▶ [DIRECTIONS FOR THIS TASK] Write out, word for word, only the data from its first line to the line containing "u$. What is".

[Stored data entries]
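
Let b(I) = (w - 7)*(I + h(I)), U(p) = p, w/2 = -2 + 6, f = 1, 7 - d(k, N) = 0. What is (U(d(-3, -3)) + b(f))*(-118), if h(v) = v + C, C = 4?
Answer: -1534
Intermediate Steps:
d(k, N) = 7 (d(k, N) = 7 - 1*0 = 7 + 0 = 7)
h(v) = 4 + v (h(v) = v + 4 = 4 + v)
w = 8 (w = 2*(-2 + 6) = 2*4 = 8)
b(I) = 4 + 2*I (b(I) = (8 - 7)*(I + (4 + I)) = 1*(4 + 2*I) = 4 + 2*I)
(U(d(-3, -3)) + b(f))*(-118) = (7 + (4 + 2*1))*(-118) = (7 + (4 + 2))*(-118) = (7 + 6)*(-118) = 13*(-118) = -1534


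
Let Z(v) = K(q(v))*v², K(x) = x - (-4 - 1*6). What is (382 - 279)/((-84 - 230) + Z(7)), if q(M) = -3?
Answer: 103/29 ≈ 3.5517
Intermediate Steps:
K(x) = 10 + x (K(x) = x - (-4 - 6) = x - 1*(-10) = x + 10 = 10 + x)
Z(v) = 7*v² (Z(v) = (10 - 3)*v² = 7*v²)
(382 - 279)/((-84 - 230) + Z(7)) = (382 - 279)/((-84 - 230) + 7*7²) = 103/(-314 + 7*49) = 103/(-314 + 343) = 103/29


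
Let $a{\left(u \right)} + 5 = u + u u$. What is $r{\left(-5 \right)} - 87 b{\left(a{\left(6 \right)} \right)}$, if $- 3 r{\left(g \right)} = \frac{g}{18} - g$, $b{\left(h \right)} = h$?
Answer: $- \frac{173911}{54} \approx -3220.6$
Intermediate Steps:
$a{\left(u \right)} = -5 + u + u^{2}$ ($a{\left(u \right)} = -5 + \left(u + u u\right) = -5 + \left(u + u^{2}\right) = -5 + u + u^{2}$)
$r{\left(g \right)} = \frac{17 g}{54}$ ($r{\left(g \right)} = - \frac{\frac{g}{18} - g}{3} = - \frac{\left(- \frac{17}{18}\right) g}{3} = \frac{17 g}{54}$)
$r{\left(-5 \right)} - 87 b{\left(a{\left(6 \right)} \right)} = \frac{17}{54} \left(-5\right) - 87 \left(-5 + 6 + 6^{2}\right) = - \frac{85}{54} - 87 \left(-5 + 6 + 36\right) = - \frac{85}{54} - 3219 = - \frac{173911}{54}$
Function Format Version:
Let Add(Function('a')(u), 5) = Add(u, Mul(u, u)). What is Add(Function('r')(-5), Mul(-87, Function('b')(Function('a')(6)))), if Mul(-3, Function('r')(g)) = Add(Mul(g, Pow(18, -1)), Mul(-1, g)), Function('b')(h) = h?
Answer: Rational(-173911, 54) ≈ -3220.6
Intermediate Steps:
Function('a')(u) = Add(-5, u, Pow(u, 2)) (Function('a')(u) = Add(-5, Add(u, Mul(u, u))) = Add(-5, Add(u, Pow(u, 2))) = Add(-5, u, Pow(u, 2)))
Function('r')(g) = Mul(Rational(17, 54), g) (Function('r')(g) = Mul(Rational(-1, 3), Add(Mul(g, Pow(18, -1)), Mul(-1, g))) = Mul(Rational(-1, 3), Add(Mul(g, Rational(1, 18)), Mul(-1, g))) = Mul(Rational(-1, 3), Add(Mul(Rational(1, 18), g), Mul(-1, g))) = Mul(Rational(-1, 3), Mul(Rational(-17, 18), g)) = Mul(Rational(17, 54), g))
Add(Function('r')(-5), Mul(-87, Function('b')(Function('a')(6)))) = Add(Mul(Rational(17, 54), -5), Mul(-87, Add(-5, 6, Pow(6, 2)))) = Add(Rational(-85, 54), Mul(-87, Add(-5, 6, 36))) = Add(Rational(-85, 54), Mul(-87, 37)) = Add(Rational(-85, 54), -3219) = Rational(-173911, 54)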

▶ [ANSWER FOR THE TASK]
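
Let b(I) = (w - 7)*(I + h(I)), U(p) = p, w/2 = -2 + 6, f = 1, 7 - d(k, N) = 0. What is (U(d(-3, -3)) + b(f))*(-118), if h(v) = v + C, C = 4?
Answer: -1534
Intermediate Steps:
d(k, N) = 7 (d(k, N) = 7 - 1*0 = 7 + 0 = 7)
h(v) = 4 + v (h(v) = v + 4 = 4 + v)
w = 8 (w = 2*(-2 + 6) = 2*4 = 8)
b(I) = 4 + 2*I (b(I) = (8 - 7)*(I + (4 + I)) = 1*(4 + 2*I) = 4 + 2*I)
(U(d(-3, -3)) + b(f))*(-118) = (7 + (4 + 2*1))*(-118) = (7 + (4 + 2))*(-118) = (7 + 6)*(-118) = 13*(-118) = -1534


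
Let Z(v) = K(q(v))*v², K(x) = x - (-4 - 1*6). What is (382 - 279)/((-84 - 230) + Z(7)), if q(M) = -3?
Answer: 103/29 ≈ 3.5517
Intermediate Steps:
K(x) = 10 + x (K(x) = x - (-4 - 6) = x - 1*(-10) = x + 10 = 10 + x)
Z(v) = 7*v² (Z(v) = (10 - 3)*v² = 7*v²)
(382 - 279)/((-84 - 230) + Z(7)) = (382 - 279)/((-84 - 230) + 7*7²) = 103/(-314 + 7*49) = 103/(-314 + 343) = 103/29


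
Let $a{\left(u \right)} + 5 = u + u u$. What is $r{\left(-5 \right)} - 87 b{\left(a{\left(6 \right)} \right)}$, if $- 3 r{\left(g \right)} = \frac{g}{18} - g$, $b{\left(h \right)} = h$?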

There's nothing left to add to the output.